WHAT YOU HAVE TO DO
With no additions or omissions, print the listing that follows.

DATA EXTRACT
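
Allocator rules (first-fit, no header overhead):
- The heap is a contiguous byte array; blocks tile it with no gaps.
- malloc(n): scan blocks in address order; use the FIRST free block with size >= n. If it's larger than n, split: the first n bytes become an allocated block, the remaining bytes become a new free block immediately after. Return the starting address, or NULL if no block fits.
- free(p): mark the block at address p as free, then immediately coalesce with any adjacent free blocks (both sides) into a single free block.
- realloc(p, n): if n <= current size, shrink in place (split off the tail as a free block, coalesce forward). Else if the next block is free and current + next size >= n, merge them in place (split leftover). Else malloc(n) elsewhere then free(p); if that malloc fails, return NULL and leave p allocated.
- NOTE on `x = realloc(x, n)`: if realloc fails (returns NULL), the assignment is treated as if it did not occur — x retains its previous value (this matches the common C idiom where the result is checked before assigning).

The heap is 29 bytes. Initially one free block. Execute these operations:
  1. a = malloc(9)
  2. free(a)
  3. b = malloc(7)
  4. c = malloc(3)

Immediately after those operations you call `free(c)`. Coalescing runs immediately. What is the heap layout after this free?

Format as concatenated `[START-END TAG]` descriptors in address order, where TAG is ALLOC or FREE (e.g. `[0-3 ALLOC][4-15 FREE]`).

Op 1: a = malloc(9) -> a = 0; heap: [0-8 ALLOC][9-28 FREE]
Op 2: free(a) -> (freed a); heap: [0-28 FREE]
Op 3: b = malloc(7) -> b = 0; heap: [0-6 ALLOC][7-28 FREE]
Op 4: c = malloc(3) -> c = 7; heap: [0-6 ALLOC][7-9 ALLOC][10-28 FREE]
free(c): c = 7 -> block [7-9 ALLOC]; mark free, coalesce with adjacent free neighbors -> [0-6 ALLOC][7-28 FREE]

Answer: [0-6 ALLOC][7-28 FREE]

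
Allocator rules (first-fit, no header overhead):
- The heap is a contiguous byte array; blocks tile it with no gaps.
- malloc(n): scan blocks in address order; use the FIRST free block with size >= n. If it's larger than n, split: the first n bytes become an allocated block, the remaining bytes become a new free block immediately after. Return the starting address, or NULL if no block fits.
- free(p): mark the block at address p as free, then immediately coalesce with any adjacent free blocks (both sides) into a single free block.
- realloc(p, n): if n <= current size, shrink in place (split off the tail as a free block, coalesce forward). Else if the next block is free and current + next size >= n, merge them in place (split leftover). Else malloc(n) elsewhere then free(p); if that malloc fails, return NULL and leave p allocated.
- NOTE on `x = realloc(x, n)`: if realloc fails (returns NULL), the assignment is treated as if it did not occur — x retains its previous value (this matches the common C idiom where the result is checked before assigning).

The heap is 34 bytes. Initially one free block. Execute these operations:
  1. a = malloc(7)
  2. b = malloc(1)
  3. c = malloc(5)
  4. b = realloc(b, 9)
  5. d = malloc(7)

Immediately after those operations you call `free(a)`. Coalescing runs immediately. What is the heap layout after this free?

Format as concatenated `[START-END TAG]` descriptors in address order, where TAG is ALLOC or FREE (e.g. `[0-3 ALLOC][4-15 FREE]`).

Answer: [0-7 FREE][8-12 ALLOC][13-21 ALLOC][22-28 ALLOC][29-33 FREE]

Derivation:
Op 1: a = malloc(7) -> a = 0; heap: [0-6 ALLOC][7-33 FREE]
Op 2: b = malloc(1) -> b = 7; heap: [0-6 ALLOC][7-7 ALLOC][8-33 FREE]
Op 3: c = malloc(5) -> c = 8; heap: [0-6 ALLOC][7-7 ALLOC][8-12 ALLOC][13-33 FREE]
Op 4: b = realloc(b, 9) -> b = 13; heap: [0-6 ALLOC][7-7 FREE][8-12 ALLOC][13-21 ALLOC][22-33 FREE]
Op 5: d = malloc(7) -> d = 22; heap: [0-6 ALLOC][7-7 FREE][8-12 ALLOC][13-21 ALLOC][22-28 ALLOC][29-33 FREE]
free(a): a = 0 -> block [0-6 ALLOC]; mark free, coalesce with adjacent free neighbors -> [0-7 FREE][8-12 ALLOC][13-21 ALLOC][22-28 ALLOC][29-33 FREE]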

RESULT BELOW
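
Allocator rules (first-fit, no header overhead):
- The heap is a contiguous byte array; blocks tile it with no gaps.
- malloc(n): scan blocks in address order; use the FIRST free block with size >= n. If it's larger than n, split: the first n bytes become an allocated block, the remaining bytes become a new free block immediately after. Return the starting address, or NULL if no block fits.
- free(p): mark the block at address p as free, then immediately coalesce with any adjacent free blocks (both sides) into a single free block.
- realloc(p, n): if n <= current size, shrink in place (split off the tail as a free block, coalesce forward). Else if the next block is free and current + next size >= n, merge them in place (split leftover). Else malloc(n) elsewhere then free(p); if that malloc fails, return NULL and leave p allocated.
- NOTE on `x = realloc(x, n)`: if realloc fails (returns NULL), the assignment is treated as if it did not occur — x retains its previous value (this matches the common C idiom where the result is checked before assigning).

The heap is 29 bytes. Initially one free block. Execute these operations:
  1. a = malloc(9)
  2. free(a)
  3. b = malloc(7)
  4. c = malloc(3)

Immediately after those operations you call `free(c)`. Coalescing runs immediately. What is the heap layout after this free?

Format as concatenated `[START-END TAG]` descriptors in address order, where TAG is ALLOC or FREE (e.g. `[0-3 ALLOC][4-15 FREE]`).

Op 1: a = malloc(9) -> a = 0; heap: [0-8 ALLOC][9-28 FREE]
Op 2: free(a) -> (freed a); heap: [0-28 FREE]
Op 3: b = malloc(7) -> b = 0; heap: [0-6 ALLOC][7-28 FREE]
Op 4: c = malloc(3) -> c = 7; heap: [0-6 ALLOC][7-9 ALLOC][10-28 FREE]
free(c): c = 7 -> block [7-9 ALLOC]; mark free, coalesce with adjacent free neighbors -> [0-6 ALLOC][7-28 FREE]

Answer: [0-6 ALLOC][7-28 FREE]

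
Allocator rules (first-fit, no header overhead):
- The heap is a contiguous byte array; blocks tile it with no gaps.
- malloc(n): scan blocks in address order; use the FIRST free block with size >= n. If it's larger than n, split: the first n bytes become an allocated block, the remaining bytes become a new free block immediately after. Return the starting address, or NULL if no block fits.
- free(p): mark the block at address p as free, then immediately coalesce with any adjacent free blocks (both sides) into a single free block.
- realloc(p, n): if n <= current size, shrink in place (split off the tail as a free block, coalesce forward). Else if the next block is free and current + next size >= n, merge them in place (split leftover). Else malloc(n) elsewhere then free(p); if that malloc fails, return NULL and leave p allocated.
- NOTE on `x = realloc(x, n)`: if realloc fails (returns NULL), the assignment is treated as if it did not occur — x retains its previous value (this matches the common C idiom where the result is checked before assigning).

The heap is 34 bytes. Initially one free block. Execute these operations:
  1. a = malloc(7)
  2. b = malloc(1)
  3. c = malloc(5)
  4. b = realloc(b, 9)
  5. d = malloc(7)

Immediately after those operations you call `free(a)`. Coalescing runs immediately. What is the heap layout after this free?

Format as concatenated `[START-END TAG]` descriptors in address order, where TAG is ALLOC or FREE (e.g. `[0-3 ALLOC][4-15 FREE]`).

Answer: [0-7 FREE][8-12 ALLOC][13-21 ALLOC][22-28 ALLOC][29-33 FREE]

Derivation:
Op 1: a = malloc(7) -> a = 0; heap: [0-6 ALLOC][7-33 FREE]
Op 2: b = malloc(1) -> b = 7; heap: [0-6 ALLOC][7-7 ALLOC][8-33 FREE]
Op 3: c = malloc(5) -> c = 8; heap: [0-6 ALLOC][7-7 ALLOC][8-12 ALLOC][13-33 FREE]
Op 4: b = realloc(b, 9) -> b = 13; heap: [0-6 ALLOC][7-7 FREE][8-12 ALLOC][13-21 ALLOC][22-33 FREE]
Op 5: d = malloc(7) -> d = 22; heap: [0-6 ALLOC][7-7 FREE][8-12 ALLOC][13-21 ALLOC][22-28 ALLOC][29-33 FREE]
free(a): a = 0 -> block [0-6 ALLOC]; mark free, coalesce with adjacent free neighbors -> [0-7 FREE][8-12 ALLOC][13-21 ALLOC][22-28 ALLOC][29-33 FREE]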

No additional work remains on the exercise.